- [Exercise description]
Starting at the top of the entries, restate word for word each line up to and including the one with "- March 22, 2011: The".

- [Task data]
────────────────
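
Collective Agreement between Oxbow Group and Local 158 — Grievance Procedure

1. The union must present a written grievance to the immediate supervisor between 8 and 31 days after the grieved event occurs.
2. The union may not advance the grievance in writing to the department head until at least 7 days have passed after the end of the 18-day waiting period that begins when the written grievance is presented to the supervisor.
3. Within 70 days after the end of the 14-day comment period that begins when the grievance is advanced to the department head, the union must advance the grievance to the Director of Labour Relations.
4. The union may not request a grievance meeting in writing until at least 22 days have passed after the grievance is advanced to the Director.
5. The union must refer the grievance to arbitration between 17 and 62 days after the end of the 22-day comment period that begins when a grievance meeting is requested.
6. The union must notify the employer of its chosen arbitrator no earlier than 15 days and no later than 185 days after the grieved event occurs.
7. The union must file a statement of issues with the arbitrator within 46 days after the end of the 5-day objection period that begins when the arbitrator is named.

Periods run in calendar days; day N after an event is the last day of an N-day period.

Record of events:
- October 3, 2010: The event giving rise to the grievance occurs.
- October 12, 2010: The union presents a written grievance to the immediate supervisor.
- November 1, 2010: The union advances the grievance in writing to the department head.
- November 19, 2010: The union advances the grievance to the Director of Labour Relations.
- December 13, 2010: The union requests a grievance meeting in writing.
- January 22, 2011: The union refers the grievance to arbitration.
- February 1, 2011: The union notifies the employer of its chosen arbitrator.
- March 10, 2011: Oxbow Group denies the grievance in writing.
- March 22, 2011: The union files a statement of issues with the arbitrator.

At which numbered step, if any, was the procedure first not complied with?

Step 1 — 8 and 31 days from October 3, 2010 (when the grieved event occurs) are October 11, 2010 and November 3, 2010 respectively; done October 12, 2010 — within the window.
Step 2 — must wait 7 days from October 30, 2010 (end of the 18-day waiting period, which began when the written grievance is presented to the supervisor on October 12, 2010), so not before November 6, 2010; November 1, 2010 is 5 days before the earliest permitted date.
The analysis stops there.

Step 2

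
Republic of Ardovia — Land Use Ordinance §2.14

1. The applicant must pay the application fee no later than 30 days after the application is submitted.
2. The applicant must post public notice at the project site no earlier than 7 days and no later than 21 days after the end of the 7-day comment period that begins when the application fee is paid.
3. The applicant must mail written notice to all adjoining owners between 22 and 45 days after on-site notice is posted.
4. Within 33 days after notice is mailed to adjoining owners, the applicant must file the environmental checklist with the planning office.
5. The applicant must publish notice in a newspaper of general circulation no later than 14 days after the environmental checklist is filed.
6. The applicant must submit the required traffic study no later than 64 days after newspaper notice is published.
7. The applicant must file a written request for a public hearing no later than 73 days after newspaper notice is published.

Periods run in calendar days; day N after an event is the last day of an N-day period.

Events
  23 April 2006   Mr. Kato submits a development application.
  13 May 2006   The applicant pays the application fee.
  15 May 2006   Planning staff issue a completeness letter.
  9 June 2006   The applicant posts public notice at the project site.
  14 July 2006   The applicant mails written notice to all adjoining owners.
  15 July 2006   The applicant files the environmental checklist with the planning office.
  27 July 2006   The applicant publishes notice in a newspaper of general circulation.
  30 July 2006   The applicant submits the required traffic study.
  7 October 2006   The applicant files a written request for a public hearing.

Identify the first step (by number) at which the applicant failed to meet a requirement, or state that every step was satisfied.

None — every step was satisfied

Step 1 — counting 30 days from 23 April 2006 (when the application is submitted) gives a deadline of 23 May 2006; done 13 May 2006 — timely.
Step 2 — 7 and 21 days from 20 May 2006 (end of the 7-day comment period, which began when the application fee is paid on 13 May 2006) are 27 May 2006 and 10 June 2006 respectively; 9 June 2006 falls inside that range.
Step 3 — 22 and 45 days from 9 June 2006 (when on-site notice is posted) are 1 July 2006 and 24 July 2006 respectively; done 14 July 2006, which is between those dates.
Step 4 — counting 33 days from 14 July 2006 (when notice is mailed to adjoining owners) gives a deadline of 16 August 2006; 15 July 2006 is within that limit.
Step 5 — counting 14 days from 15 July 2006 (when the environmental checklist is filed) gives a deadline of 29 July 2006; completed 27 July 2006, before the deadline.
Step 6 — counting 64 days from 27 July 2006 (when newspaper notice is published) gives a deadline of 29 September 2006; completed 30 July 2006, before the deadline.
Step 7 — counting 73 days from 27 July 2006 (when newspaper notice is published) gives a deadline of 8 October 2006; done 7 October 2006 — timely.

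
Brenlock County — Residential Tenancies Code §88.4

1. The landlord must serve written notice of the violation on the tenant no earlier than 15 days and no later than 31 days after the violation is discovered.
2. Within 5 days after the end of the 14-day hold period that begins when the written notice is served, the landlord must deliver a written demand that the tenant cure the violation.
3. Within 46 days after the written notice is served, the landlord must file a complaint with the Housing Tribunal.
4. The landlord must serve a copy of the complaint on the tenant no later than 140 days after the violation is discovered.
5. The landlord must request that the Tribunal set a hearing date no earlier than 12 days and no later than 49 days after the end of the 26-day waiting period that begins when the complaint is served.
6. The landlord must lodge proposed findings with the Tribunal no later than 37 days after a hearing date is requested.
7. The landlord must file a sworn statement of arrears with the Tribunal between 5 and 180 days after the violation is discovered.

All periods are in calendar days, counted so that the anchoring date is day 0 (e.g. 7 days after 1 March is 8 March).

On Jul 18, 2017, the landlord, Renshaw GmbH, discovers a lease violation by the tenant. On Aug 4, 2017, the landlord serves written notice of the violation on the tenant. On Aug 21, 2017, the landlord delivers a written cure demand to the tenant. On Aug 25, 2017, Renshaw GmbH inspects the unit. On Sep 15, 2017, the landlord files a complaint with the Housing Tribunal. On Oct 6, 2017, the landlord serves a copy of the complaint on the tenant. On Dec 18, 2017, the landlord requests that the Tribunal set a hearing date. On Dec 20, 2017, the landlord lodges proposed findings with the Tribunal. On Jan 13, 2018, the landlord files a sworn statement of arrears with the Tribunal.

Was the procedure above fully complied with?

Yes

Step 1 — 15 and 31 days from Jul 18, 2017 (when the violation is discovered) are Aug 2, 2017 and Aug 18, 2017 respectively; done Aug 4, 2017, which is between those dates.
Step 2 — counting 5 days from Aug 18, 2017 (end of the 14-day hold period, which began when the written notice is served on Aug 4, 2017) gives a deadline of Aug 23, 2017; completed Aug 21, 2017, before the deadline.
Step 3 — counting 46 days from Aug 4, 2017 (when the written notice is served) gives a deadline of Sep 19, 2017; Sep 15, 2017 is within that limit.
Step 4 — counting 140 days from Jul 18, 2017 (when the violation is discovered) gives a deadline of Dec 5, 2017; done Oct 6, 2017 — timely.
Step 5 — 12 and 49 days from Nov 1, 2017 (end of the 26-day waiting period, which began when the complaint is served on Oct 6, 2017) are Nov 13, 2017 and Dec 20, 2017 respectively; done Dec 18, 2017, which is between those dates.
Step 6 — counting 37 days from Dec 18, 2017 (when a hearing date is requested) gives a deadline of Jan 24, 2018; Dec 20, 2017 is within that limit.
Step 7 — 5 and 180 days from Jul 18, 2017 (when the violation is discovered) are Jul 23, 2017 and Jan 14, 2018 respectively; done Jan 13, 2018 — within the window.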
────────────────
- [Task output]
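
Collective Agreement between Oxbow Group and Local 158 — Grievance Procedure

1. The union must present a written grievance to the immediate supervisor between 8 and 31 days after the grieved event occurs.
2. The union may not advance the grievance in writing to the department head until at least 7 days have passed after the end of the 18-day waiting period that begins when the written grievance is presented to the supervisor.
3. Within 70 days after the end of the 14-day comment period that begins when the grievance is advanced to the department head, the union must advance the grievance to the Director of Labour Relations.
4. The union may not request a grievance meeting in writing until at least 22 days have passed after the grievance is advanced to the Director.
5. The union must refer the grievance to arbitration between 17 and 62 days after the end of the 22-day comment period that begins when a grievance meeting is requested.
6. The union must notify the employer of its chosen arbitrator no earlier than 15 days and no later than 185 days after the grieved event occurs.
7. The union must file a statement of issues with the arbitrator within 46 days after the end of the 5-day objection period that begins when the arbitrator is named.

Periods run in calendar days; day N after an event is the last day of an N-day period.

Record of events:
- October 3, 2010: The event giving rise to the grievance occurs.
- October 12, 2010: The union presents a written grievance to the immediate supervisor.
- November 1, 2010: The union advances the grievance in writing to the department head.
- November 19, 2010: The union advances the grievance to the Director of Labour Relations.
- December 13, 2010: The union requests a grievance meeting in writing.
- January 22, 2011: The union refers the grievance to arbitration.
- February 1, 2011: The union notifies the employer of its chosen arbitrator.
- March 10, 2011: Oxbow Group denies the grievance in writing.
- March 22, 2011: The union files a statement of issues with the arbitrator.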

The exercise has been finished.